__Activity__
Using "down" as the search string, find the matching lines below and copy them.

Saved data entries
▼▼▼

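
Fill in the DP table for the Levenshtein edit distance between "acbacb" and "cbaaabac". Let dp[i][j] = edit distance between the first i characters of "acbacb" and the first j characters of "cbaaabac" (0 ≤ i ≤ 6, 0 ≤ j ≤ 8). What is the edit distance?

   ''  c  b  a  a  a  b  a  c
''  0  1  2  3  4  5  6  7  8
 a  1  1  2  2  3  4  5  6  7
 c  2  1  2  3  3  4  5  6  6
 b  3  2  1  2  3  4  4  5  6
 a  4  3  2  1  2  3  4  4  5
 c  5  4  3  2  2  3  4  5  4
 b  6  5  4  3  3  3  3  4  5

5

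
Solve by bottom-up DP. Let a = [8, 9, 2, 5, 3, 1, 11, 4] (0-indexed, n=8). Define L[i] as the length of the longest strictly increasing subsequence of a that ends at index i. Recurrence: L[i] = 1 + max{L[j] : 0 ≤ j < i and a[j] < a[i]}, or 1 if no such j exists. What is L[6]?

3

   i    0    1    2    3    4    5    6    7
a[i]    8    9    2    5    3    1   11    4
L[i]    1    2    1    2    2    1    3    3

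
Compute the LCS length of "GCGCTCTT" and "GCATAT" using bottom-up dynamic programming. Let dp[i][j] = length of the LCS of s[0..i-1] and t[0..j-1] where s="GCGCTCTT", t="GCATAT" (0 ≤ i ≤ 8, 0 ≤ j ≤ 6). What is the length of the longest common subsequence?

   ''  G  C  A  T  A  T
''  0  0  0  0  0  0  0
 G  0  1  1  1  1  1  1
 C  0  1  2  2  2  2  2
 G  0  1  2  2  2  2  2
 C  0  1  2  2  2  2  2
 T  0  1  2  2  3  3  3
 C  0  1  2  2  3  3  3
 T  0  1  2  2  3  3  4
 T  0  1  2  2  3  3  4

4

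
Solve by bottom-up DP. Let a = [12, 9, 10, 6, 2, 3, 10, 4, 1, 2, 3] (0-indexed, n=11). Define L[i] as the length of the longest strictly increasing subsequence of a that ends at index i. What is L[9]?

   i    0    1    2    3    4    5    6    7    8    9   10
a[i]   12    9   10    6    2    3   10    4    1    2    3
L[i]    1    1    2    1    1    2    3    3    1    2    3

2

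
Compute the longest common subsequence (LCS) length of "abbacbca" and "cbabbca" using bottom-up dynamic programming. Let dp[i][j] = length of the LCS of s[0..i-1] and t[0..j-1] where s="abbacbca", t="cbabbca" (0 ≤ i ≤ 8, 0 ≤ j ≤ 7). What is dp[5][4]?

2

   ''  c  b  a  b  b  c  a
''  0  0  0  0  0  0  0  0
 a  0  0  0  1  1  1  1  1
 b  0  0  1  1  2  2  2  2
 b  0  0  1  1  2  3  3  3
 a  0  0  1  2  2  3  3  4
 c  0  1  1  2  2  3  4  4
 b  0  1  2  2  3  3  4  4
 c  0  1  2  2  3  3  4  4
 a  0  1  2  3  3  3  4  5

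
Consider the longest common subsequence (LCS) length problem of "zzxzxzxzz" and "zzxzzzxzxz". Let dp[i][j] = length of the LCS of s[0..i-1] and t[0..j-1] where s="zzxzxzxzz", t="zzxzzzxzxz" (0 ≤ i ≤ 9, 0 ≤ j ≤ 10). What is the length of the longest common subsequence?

8

   ''  z  z  x  z  z  z  x  z  x  z
''  0  0  0  0  0  0  0  0  0  0  0
 z  0  1  1  1  1  1  1  1  1  1  1
 z  0  1  2  2  2  2  2  2  2  2  2
 x  0  1  2  3  3  3  3  3  3  3  3
 z  0  1  2  3  4  4  4  4  4  4  4
 x  0  1  2  3  4  4  4  5  5  5  5
 z  0  1  2  3  4  5  5  5  6  6  6
 x  0  1  2  3  4  5  5  6  6  7  7
 z  0  1  2  3  4  5  6  6  7  7  8
 z  0  1  2  3  4  5  6  6  7  7  8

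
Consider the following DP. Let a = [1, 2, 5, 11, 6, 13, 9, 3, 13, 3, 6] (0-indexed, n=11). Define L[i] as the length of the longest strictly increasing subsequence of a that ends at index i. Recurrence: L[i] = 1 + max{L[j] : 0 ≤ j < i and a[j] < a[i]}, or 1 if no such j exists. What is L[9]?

   i    0    1    2    3    4    5    6    7    8    9   10
a[i]    1    2    5   11    6   13    9    3   13    3    6
L[i]    1    2    3    4    4    5    5    3    6    3    4

3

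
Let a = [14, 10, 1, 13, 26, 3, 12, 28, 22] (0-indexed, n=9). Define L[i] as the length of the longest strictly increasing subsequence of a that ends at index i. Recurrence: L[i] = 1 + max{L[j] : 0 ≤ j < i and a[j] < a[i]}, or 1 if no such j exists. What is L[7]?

   i    0    1    2    3    4    5    6    7    8
a[i]   14   10    1   13   26    3   12   28   22
L[i]    1    1    1    2    3    2    3    4    4

4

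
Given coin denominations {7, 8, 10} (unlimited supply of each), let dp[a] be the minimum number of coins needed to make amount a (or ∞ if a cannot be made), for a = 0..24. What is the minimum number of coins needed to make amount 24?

3

 a  0  1  2  3  4  5  6  7  8  9 10 11 12 13 14 15 16 17 18 19 20 21 22 23 24
dp  0  -  -  -  -  -  -  1  1  -  1  -  -  -  2  2  2  2  2  -  2  3  3  3  3
(- denotes ∞ / unreachable)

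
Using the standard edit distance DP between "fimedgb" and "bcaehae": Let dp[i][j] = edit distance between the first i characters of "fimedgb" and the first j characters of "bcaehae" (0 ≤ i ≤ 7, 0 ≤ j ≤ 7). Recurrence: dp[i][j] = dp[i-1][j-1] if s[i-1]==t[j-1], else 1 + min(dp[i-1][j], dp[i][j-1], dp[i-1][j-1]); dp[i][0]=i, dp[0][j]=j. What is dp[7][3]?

   ''  b  c  a  e  h  a  e
''  0  1  2  3  4  5  6  7
 f  1  1  2  3  4  5  6  7
 i  2  2  2  3  4  5  6  7
 m  3  3  3  3  4  5  6  7
 e  4  4  4  4  3  4  5  6
 d  5  5  5  5  4  4  5  6
 g  6  6  6  6  5  5  5  6
 b  7  6  7  7  6  6  6  6

7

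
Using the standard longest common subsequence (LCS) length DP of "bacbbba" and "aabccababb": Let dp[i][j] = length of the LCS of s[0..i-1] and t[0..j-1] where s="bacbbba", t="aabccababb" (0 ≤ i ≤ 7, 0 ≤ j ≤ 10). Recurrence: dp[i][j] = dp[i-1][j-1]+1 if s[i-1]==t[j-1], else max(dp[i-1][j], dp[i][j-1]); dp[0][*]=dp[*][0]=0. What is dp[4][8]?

   ''  a  a  b  c  c  a  b  a  b  b
''  0  0  0  0  0  0  0  0  0  0  0
 b  0  0  0  1  1  1  1  1  1  1  1
 a  0  1  1  1  1  1  2  2  2  2  2
 c  0  1  1  1  2  2  2  2  2  2  2
 b  0  1  1  2  2  2  2  3  3  3  3
 b  0  1  1  2  2  2  2  3  3  4  4
 b  0  1  1  2  2  2  2  3  3  4  5
 a  0  1  2  2  2  2  3  3  4  4  5

3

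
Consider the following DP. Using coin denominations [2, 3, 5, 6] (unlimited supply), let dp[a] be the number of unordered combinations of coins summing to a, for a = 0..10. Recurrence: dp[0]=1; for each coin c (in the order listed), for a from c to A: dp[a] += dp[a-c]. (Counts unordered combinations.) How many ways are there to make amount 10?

after  coin     0     1     2     3     4     5     6     7     8     9    10
          2     1     0     1     0     1     0     1     0     1     0     1
          3     1     0     1     1     1     1     2     1     2     2     2
          5     1     0     1     1     1     2     2     2     3     3     4
          6     1     0     1     1     1     2     3     2     4     4     5

5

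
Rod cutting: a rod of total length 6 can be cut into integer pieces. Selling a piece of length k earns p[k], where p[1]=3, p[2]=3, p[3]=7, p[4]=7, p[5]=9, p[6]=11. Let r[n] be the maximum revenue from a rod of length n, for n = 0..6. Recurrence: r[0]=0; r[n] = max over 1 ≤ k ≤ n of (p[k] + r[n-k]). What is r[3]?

9

   n    0    1    2    3    4    5    6
r[n]    0    3    6    9   12   15   18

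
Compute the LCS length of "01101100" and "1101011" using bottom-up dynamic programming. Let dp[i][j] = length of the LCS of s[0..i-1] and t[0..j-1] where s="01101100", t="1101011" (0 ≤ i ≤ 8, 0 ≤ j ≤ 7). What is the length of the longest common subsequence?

5

   ''  1  1  0  1  0  1  1
''  0  0  0  0  0  0  0  0
 0  0  0  0  1  1  1  1  1
 1  0  1  1  1  2  2  2  2
 1  0  1  2  2  2  2  3  3
 0  0  1  2  3  3  3  3  3
 1  0  1  2  3  4  4  4  4
 1  0  1  2  3  4  4  5  5
 0  0  1  2  3  4  5  5  5
 0  0  1  2  3  4  5  5  5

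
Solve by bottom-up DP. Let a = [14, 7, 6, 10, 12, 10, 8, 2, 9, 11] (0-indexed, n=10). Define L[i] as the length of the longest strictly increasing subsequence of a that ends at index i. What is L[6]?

   i    0    1    2    3    4    5    6    7    8    9
a[i]   14    7    6   10   12   10    8    2    9   11
L[i]    1    1    1    2    3    2    2    1    3    4

2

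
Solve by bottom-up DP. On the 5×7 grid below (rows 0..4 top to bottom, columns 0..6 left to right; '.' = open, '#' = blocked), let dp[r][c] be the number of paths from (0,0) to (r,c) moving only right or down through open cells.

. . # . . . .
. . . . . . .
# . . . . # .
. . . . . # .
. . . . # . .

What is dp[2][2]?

r\c   0   1   2   3   4   5   6
  0   1   1   0   0   0   0   0
  1   1   2   2   2   2   2   2
  2   0   2   4   6   8   0   2
  3   0   2   6  12  20   0   2
  4   0   2   8  20   0   0   2

4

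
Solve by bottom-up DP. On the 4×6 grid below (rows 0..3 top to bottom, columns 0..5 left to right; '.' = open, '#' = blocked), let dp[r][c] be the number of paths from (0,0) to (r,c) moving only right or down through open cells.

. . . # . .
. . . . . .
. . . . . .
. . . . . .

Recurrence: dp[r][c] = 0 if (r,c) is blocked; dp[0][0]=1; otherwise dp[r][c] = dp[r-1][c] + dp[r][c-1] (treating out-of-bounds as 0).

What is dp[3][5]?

r\c   0   1   2   3   4   5
  0   1   1   1   0   0   0
  1   1   2   3   3   3   3
  2   1   3   6   9  12  15
  3   1   4  10  19  31  46

46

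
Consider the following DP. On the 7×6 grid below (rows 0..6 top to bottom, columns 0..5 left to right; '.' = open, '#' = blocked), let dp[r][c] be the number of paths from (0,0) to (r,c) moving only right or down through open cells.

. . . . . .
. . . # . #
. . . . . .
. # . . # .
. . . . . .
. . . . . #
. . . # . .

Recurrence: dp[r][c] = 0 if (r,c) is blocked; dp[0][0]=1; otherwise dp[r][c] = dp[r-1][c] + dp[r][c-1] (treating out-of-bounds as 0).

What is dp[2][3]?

6

r\c   0   1   2   3   4   5
  0   1   1   1   1   1   1
  1   1   2   3   0   1   0
  2   1   3   6   6   7   7
  3   1   0   6  12   0   7
  4   1   1   7  19  19  26
  5   1   2   9  28  47   0
  6   1   3  12   0  47  47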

▲▲▲

__Response__
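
Solve by bottom-up DP. On the 5×7 grid below (rows 0..4 top to bottom, columns 0..6 left to right; '.' = open, '#' = blocked), let dp[r][c] be the number of paths from (0,0) to (r,c) moving only right or down through open cells.
Solve by bottom-up DP. On the 4×6 grid below (rows 0..3 top to bottom, columns 0..5 left to right; '.' = open, '#' = blocked), let dp[r][c] be the number of paths from (0,0) to (r,c) moving only right or down through open cells.
Consider the following DP. On the 7×6 grid below (rows 0..6 top to bottom, columns 0..5 left to right; '.' = open, '#' = blocked), let dp[r][c] be the number of paths from (0,0) to (r,c) moving only right or down through open cells.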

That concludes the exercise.